Stored items
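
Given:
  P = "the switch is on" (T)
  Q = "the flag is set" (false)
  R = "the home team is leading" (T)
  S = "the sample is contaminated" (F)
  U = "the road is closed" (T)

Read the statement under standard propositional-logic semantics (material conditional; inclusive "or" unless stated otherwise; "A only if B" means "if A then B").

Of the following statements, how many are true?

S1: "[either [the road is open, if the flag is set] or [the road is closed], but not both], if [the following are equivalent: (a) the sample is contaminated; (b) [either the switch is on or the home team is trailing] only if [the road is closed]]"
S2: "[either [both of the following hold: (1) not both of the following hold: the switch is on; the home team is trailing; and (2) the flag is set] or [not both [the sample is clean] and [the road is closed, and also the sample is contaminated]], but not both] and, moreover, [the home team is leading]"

2

S1: Formalization: (S <-> ((P | ~R) -> U)) -> ((Q -> ~U) xor U)

~R = ~T = F
P | ~R = T | F = T
(P | ~R) -> U = T -> T = T
S <-> ((P | ~R) -> U) = F <-> T = F
~U = ~T = F
Q -> ~U = F -> F = T
(Q -> ~U) xor U = T xor T = F
(S <-> ((P | ~R) -> U)) -> ((Q -> ~U) xor U) = F -> F = T
Hence S1 is true.

S2: Parsed as (((P nand ~R) & Q) xor (~S nand (U & S))) & R

~R = ~T = F
P nand ~R = T nand F = T
(P nand ~R) & Q = T & F = F
~S = ~F = T
U & S = T & F = F
~S nand (U & S) = T nand F = T
((P nand ~R) & Q) xor (~S nand (U & S)) = F xor T = T
(((P nand ~R) & Q) xor (~S nand (U & S))) & R = T & T = T
So S2 is true.

2 of the 2 statements are true (S1, S2).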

- _What you will do_
Please return every line of the data, unaltered.

- _Written solution_
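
Given:
  P = "the switch is on" (T)
  Q = "the flag is set" (false)
  R = "the home team is leading" (T)
  S = "the sample is contaminated" (F)
  U = "the road is closed" (T)

Read the statement under standard propositional-logic semantics (material conditional; inclusive "or" unless stated otherwise; "A only if B" means "if A then B").

Of the following statements, how many are true?

S1: "[either [the road is open, if the flag is set] or [the road is closed], but not both], if [the following are equivalent: (a) the sample is contaminated; (b) [either the switch is on or the home team is trailing] only if [the road is closed]]"
S2: "[either [both of the following hold: (1) not both of the following hold: the switch is on; the home team is trailing; and (2) the flag is set] or [not both [the sample is clean] and [the road is closed, and also the sample is contaminated]], but not both] and, moreover, [the home team is leading]"

2

S1: Formalization: (S <-> ((P | ~R) -> U)) -> ((Q -> ~U) xor U)

~R = ~T = F
P | ~R = T | F = T
(P | ~R) -> U = T -> T = T
S <-> ((P | ~R) -> U) = F <-> T = F
~U = ~T = F
Q -> ~U = F -> F = T
(Q -> ~U) xor U = T xor T = F
(S <-> ((P | ~R) -> U)) -> ((Q -> ~U) xor U) = F -> F = T
Hence S1 is true.

S2: Parsed as (((P nand ~R) & Q) xor (~S nand (U & S))) & R

~R = ~T = F
P nand ~R = T nand F = T
(P nand ~R) & Q = T & F = F
~S = ~F = T
U & S = T & F = F
~S nand (U & S) = T nand F = T
((P nand ~R) & Q) xor (~S nand (U & S)) = F xor T = T
(((P nand ~R) & Q) xor (~S nand (U & S))) & R = T & T = T
So S2 is true.

2 of the 2 statements are true (S1, S2).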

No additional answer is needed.